WHAT NEEDS TO BE DONE:
Your output should be the line that contains "Day counts exclude the starting date itself." and all lines after it in the records, retyped exactly through the last one.

PROVIDED DATA:

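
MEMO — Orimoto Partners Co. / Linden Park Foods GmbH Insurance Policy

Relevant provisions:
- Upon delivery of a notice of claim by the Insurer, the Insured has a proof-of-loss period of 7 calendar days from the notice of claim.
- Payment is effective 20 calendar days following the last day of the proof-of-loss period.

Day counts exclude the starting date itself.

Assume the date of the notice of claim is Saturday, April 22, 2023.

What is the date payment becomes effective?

The last day of the proof-of-loss period: April 22, 2023 + 7 days = April 29, 2023.
Adding 20 calendar days to April 29, 2023 gives May 19, 2023, which is the date payment becomes effective.

May 19, 2023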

OUTPUT FOR THIS EXERCISE:
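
Day counts exclude the starting date itself.

Assume the date of the notice of claim is Saturday, April 22, 2023.

What is the date payment becomes effective?

The last day of the proof-of-loss period: April 22, 2023 + 7 days = April 29, 2023.
Adding 20 calendar days to April 29, 2023 gives May 19, 2023, which is the date payment becomes effective.

May 19, 2023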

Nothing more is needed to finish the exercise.